— Activity —
Look through the records, and whenever a line includes the word "plays", copy it.

= Beginning of Section =

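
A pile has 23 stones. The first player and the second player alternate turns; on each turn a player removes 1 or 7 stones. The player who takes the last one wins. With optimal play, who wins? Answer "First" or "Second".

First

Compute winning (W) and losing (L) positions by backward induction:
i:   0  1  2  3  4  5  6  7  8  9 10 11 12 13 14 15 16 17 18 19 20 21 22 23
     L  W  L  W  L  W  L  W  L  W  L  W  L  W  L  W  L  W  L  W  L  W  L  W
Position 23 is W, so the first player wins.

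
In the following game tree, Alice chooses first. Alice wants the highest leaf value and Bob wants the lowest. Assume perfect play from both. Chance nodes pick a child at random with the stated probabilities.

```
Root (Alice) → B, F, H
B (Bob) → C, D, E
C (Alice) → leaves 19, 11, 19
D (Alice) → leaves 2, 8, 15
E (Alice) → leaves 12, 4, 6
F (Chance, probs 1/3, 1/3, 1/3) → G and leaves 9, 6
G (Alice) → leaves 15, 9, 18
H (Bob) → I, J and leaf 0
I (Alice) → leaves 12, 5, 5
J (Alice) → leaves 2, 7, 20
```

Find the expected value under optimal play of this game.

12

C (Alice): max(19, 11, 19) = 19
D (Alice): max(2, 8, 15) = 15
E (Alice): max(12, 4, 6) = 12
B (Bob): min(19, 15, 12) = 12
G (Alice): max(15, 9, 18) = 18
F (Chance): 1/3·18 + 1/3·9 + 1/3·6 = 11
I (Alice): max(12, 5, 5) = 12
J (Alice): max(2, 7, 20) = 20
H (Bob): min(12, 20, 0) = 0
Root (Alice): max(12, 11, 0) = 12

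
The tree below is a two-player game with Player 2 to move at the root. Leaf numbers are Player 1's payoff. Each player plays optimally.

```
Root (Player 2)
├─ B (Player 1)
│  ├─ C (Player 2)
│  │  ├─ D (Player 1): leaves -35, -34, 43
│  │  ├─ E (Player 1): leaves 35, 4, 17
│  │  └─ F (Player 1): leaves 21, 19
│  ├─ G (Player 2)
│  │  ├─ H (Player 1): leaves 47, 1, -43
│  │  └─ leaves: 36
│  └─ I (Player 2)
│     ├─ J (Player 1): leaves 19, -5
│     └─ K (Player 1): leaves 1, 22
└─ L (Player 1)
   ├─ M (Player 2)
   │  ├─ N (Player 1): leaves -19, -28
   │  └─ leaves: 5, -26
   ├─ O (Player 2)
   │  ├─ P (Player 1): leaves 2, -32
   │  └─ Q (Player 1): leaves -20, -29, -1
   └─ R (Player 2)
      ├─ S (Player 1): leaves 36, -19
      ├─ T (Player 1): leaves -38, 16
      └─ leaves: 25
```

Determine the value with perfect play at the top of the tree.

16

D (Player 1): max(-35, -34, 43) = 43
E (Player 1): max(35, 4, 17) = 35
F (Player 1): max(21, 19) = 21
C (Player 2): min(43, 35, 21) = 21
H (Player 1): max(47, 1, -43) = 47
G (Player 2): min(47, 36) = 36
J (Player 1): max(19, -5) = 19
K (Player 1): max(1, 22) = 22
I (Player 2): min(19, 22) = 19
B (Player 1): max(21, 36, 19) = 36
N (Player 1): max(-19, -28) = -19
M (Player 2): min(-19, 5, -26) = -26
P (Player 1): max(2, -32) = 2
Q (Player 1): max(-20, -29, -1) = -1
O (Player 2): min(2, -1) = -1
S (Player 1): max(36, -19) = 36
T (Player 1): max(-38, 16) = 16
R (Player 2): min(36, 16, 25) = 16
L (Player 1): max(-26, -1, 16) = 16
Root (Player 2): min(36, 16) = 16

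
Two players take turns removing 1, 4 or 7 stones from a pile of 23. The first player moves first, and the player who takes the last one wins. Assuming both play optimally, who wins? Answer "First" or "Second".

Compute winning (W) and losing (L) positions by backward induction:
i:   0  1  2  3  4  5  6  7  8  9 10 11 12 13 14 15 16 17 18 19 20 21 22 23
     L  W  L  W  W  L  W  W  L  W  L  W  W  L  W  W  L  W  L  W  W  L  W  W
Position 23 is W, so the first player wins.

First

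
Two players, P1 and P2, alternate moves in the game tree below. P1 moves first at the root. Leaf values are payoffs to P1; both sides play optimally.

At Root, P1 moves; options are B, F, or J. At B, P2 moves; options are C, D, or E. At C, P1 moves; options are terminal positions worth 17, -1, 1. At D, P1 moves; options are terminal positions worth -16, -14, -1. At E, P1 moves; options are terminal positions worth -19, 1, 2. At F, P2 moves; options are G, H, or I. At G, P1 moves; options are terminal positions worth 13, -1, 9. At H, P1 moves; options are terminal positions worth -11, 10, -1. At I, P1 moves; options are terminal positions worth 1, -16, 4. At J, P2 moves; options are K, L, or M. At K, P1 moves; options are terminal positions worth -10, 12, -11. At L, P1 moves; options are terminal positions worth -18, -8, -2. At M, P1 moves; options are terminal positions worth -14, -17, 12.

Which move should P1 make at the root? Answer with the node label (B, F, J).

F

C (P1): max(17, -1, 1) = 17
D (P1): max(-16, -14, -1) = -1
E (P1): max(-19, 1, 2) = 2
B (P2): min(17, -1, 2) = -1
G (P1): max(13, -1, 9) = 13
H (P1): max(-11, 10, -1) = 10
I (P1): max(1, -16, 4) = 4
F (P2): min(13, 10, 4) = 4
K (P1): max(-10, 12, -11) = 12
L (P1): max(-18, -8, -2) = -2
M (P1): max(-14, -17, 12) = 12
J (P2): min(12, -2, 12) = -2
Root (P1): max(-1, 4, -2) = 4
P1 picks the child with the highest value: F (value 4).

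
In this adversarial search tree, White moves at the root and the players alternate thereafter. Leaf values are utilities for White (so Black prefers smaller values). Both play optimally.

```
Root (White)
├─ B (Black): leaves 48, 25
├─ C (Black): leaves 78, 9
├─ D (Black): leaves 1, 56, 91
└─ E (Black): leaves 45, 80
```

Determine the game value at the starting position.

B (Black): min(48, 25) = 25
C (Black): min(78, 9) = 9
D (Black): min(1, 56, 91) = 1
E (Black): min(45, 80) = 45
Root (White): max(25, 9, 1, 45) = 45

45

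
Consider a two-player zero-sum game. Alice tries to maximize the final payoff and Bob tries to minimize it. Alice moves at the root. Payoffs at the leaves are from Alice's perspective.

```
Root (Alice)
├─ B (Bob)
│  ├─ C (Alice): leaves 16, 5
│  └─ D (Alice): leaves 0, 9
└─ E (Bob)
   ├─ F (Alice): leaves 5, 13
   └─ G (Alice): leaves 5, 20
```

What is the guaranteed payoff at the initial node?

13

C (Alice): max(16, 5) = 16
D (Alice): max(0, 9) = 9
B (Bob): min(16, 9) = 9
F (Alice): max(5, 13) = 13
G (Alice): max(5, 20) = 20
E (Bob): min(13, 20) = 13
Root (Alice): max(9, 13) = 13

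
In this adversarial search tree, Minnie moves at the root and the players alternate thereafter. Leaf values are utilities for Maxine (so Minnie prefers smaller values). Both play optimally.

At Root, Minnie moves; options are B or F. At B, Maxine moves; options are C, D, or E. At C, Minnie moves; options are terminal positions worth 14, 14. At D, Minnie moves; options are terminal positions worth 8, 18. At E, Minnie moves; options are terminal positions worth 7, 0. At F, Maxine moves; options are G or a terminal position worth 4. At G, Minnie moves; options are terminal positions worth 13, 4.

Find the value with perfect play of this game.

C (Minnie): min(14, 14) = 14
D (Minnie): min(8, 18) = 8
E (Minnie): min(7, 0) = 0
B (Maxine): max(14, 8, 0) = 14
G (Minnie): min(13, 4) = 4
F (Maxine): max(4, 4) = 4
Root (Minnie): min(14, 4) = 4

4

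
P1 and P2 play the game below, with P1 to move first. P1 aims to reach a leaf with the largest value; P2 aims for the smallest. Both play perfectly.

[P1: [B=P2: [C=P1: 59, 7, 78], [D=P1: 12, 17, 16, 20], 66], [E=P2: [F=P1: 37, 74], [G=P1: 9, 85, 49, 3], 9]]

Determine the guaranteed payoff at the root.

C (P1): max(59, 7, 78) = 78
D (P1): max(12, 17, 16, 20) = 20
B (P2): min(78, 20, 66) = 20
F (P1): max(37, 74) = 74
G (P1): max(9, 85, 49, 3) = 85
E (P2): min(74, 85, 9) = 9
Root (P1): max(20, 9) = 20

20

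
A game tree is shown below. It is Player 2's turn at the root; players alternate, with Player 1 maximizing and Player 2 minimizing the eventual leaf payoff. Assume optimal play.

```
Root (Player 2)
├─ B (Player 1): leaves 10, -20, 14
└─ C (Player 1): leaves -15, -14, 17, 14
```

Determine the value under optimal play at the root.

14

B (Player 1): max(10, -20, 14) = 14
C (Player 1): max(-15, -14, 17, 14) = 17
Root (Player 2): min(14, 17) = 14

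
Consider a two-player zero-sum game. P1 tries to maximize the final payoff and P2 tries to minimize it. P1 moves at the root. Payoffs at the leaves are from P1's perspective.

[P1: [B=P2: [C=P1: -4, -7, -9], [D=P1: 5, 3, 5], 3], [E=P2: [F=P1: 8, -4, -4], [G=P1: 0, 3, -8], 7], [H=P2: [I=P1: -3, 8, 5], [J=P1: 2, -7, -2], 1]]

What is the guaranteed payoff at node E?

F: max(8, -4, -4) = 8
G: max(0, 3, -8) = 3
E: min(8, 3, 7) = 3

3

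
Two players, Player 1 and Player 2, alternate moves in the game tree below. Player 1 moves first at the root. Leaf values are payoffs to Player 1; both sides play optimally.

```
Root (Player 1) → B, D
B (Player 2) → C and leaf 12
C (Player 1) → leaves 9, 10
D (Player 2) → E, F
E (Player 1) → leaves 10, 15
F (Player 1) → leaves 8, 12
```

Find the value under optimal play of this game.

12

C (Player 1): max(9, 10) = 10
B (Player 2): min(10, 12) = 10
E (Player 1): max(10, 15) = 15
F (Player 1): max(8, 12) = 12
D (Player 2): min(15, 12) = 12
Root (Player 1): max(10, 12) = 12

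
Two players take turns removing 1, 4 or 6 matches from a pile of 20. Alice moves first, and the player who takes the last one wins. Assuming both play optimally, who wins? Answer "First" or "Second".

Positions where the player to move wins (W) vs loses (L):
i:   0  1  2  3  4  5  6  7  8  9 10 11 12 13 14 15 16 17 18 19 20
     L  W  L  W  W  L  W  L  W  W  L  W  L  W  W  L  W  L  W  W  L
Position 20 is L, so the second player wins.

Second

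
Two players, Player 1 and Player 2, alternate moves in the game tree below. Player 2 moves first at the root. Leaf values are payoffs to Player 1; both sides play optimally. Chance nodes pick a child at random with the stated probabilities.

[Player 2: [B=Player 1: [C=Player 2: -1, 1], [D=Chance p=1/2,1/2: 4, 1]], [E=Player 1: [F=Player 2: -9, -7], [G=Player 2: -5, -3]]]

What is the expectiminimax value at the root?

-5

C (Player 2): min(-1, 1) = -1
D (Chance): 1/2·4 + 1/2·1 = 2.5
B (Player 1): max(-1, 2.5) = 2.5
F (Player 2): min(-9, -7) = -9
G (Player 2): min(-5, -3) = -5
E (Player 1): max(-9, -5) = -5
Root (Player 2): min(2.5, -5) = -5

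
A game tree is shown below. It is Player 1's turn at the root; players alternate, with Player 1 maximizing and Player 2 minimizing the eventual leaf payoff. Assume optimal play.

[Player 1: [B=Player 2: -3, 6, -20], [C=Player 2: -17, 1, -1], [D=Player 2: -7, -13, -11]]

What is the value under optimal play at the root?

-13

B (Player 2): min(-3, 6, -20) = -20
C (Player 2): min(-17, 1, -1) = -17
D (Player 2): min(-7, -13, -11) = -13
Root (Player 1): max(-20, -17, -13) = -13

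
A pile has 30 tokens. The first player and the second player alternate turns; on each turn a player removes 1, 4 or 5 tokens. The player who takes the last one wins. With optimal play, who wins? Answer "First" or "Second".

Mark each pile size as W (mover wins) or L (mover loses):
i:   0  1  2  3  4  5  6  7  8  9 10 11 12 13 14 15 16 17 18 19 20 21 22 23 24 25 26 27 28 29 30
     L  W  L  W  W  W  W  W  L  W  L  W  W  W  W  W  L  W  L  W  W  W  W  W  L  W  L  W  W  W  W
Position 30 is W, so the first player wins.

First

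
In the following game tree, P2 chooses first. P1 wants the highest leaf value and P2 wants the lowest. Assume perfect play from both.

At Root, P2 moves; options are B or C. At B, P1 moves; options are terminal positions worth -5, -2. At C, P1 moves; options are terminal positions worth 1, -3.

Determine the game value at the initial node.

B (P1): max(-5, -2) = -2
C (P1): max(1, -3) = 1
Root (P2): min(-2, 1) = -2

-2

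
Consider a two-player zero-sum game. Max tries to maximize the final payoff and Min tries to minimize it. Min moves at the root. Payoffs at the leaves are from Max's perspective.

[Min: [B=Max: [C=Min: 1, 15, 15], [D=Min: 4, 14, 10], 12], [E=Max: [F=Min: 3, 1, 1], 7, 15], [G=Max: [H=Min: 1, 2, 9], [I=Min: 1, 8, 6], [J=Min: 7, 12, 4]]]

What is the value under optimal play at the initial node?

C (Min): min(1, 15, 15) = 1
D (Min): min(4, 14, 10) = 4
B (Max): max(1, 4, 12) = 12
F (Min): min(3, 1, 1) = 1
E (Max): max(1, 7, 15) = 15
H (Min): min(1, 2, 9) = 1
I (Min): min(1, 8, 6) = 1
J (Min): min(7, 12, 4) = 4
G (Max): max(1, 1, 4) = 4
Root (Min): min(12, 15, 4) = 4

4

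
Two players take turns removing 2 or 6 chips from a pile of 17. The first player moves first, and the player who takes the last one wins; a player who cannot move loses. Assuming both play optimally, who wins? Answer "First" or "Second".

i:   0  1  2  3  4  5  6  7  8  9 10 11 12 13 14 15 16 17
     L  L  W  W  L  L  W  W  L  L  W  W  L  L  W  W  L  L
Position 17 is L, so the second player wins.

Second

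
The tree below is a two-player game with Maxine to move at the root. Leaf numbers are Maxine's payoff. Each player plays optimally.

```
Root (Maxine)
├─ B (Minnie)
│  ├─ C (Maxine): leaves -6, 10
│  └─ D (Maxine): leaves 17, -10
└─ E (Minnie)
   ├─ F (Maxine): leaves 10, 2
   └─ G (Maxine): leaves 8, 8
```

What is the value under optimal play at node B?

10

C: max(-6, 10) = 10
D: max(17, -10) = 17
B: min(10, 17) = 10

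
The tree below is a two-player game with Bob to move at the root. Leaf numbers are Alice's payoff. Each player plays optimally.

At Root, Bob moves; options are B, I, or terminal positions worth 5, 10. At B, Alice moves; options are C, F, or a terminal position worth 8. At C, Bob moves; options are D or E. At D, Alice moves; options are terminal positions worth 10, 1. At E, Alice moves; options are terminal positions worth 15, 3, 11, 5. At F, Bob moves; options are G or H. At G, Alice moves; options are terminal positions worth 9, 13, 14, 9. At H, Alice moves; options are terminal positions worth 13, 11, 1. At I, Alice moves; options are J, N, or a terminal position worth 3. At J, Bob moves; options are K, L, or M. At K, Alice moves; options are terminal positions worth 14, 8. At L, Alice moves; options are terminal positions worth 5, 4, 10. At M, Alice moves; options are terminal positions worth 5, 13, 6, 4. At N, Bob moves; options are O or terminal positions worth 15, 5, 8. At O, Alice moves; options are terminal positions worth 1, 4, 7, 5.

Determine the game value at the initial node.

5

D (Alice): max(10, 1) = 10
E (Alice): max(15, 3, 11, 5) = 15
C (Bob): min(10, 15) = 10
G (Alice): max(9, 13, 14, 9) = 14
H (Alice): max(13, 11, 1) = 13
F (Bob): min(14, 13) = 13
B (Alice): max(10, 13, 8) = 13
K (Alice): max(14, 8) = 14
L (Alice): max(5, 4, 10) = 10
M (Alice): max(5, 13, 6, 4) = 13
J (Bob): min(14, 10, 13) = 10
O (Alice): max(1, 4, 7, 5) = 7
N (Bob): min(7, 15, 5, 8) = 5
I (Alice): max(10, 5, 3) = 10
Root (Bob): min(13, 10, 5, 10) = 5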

= End of Section =

— Output of the task —
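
The tree below is a two-player game with Player 2 to move at the root. Leaf numbers are Player 1's payoff. Each player plays optimally.
The tree below is a two-player game with Maxine to move at the root. Leaf numbers are Maxine's payoff. Each player plays optimally.
The tree below is a two-player game with Bob to move at the root. Leaf numbers are Alice's payoff. Each player plays optimally.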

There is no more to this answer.